Start of Block

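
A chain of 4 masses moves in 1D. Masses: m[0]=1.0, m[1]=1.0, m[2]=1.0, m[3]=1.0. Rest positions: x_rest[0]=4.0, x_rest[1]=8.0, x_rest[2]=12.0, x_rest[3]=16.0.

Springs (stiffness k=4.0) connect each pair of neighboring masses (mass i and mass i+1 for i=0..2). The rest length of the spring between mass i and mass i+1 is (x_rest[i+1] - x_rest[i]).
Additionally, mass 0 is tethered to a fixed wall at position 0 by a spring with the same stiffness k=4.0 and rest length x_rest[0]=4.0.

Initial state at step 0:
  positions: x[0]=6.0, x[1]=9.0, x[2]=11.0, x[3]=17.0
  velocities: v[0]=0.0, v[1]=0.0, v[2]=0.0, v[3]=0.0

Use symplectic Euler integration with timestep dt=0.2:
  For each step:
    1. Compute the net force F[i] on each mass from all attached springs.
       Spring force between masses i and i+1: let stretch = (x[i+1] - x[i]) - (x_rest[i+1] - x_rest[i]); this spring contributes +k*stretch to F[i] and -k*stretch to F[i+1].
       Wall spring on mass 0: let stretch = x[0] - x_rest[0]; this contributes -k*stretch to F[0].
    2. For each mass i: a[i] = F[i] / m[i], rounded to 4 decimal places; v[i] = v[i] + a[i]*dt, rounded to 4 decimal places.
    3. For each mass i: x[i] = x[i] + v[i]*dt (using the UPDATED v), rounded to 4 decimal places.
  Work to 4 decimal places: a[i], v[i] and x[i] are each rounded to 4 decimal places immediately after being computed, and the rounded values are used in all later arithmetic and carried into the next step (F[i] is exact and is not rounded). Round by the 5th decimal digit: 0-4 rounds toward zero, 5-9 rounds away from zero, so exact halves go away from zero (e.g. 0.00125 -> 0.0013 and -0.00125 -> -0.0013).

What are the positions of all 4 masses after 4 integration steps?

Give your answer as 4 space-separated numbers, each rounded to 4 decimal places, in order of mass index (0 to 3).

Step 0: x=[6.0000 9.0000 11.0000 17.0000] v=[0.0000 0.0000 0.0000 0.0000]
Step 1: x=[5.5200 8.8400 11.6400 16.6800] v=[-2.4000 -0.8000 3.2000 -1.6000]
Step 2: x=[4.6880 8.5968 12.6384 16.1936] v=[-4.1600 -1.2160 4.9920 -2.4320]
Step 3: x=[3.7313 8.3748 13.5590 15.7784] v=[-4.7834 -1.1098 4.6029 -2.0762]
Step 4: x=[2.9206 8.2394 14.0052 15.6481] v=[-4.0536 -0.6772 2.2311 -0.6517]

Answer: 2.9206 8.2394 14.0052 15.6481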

End of Block

__What to work on__.
Every single entry is to be retyped exactly.

__The answer__.
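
A chain of 4 masses moves in 1D. Masses: m[0]=1.0, m[1]=1.0, m[2]=1.0, m[3]=1.0. Rest positions: x_rest[0]=4.0, x_rest[1]=8.0, x_rest[2]=12.0, x_rest[3]=16.0.

Springs (stiffness k=4.0) connect each pair of neighboring masses (mass i and mass i+1 for i=0..2). The rest length of the spring between mass i and mass i+1 is (x_rest[i+1] - x_rest[i]).
Additionally, mass 0 is tethered to a fixed wall at position 0 by a spring with the same stiffness k=4.0 and rest length x_rest[0]=4.0.

Initial state at step 0:
  positions: x[0]=6.0, x[1]=9.0, x[2]=11.0, x[3]=17.0
  velocities: v[0]=0.0, v[1]=0.0, v[2]=0.0, v[3]=0.0

Use symplectic Euler integration with timestep dt=0.2:
  For each step:
    1. Compute the net force F[i] on each mass from all attached springs.
       Spring force between masses i and i+1: let stretch = (x[i+1] - x[i]) - (x_rest[i+1] - x_rest[i]); this spring contributes +k*stretch to F[i] and -k*stretch to F[i+1].
       Wall spring on mass 0: let stretch = x[0] - x_rest[0]; this contributes -k*stretch to F[0].
    2. For each mass i: a[i] = F[i] / m[i], rounded to 4 decimal places; v[i] = v[i] + a[i]*dt, rounded to 4 decimal places.
    3. For each mass i: x[i] = x[i] + v[i]*dt (using the UPDATED v), rounded to 4 decimal places.
  Work to 4 decimal places: a[i], v[i] and x[i] are each rounded to 4 decimal places immediately after being computed, and the rounded values are used in all later arithmetic and carried into the next step (F[i] is exact and is not rounded). Round by the 5th decimal digit: 0-4 rounds toward zero, 5-9 rounds away from zero, so exact halves go away from zero (e.g. 0.00125 -> 0.0013 and -0.00125 -> -0.0013).

What are the positions of all 4 masses after 4 integration steps?

Give your answer as 4 space-separated numbers, each rounded to 4 decimal places, in order of mass index (0 to 3).

Step 0: x=[6.0000 9.0000 11.0000 17.0000] v=[0.0000 0.0000 0.0000 0.0000]
Step 1: x=[5.5200 8.8400 11.6400 16.6800] v=[-2.4000 -0.8000 3.2000 -1.6000]
Step 2: x=[4.6880 8.5968 12.6384 16.1936] v=[-4.1600 -1.2160 4.9920 -2.4320]
Step 3: x=[3.7313 8.3748 13.5590 15.7784] v=[-4.7834 -1.1098 4.6029 -2.0762]
Step 4: x=[2.9206 8.2394 14.0052 15.6481] v=[-4.0536 -0.6772 2.2311 -0.6517]

Answer: 2.9206 8.2394 14.0052 15.6481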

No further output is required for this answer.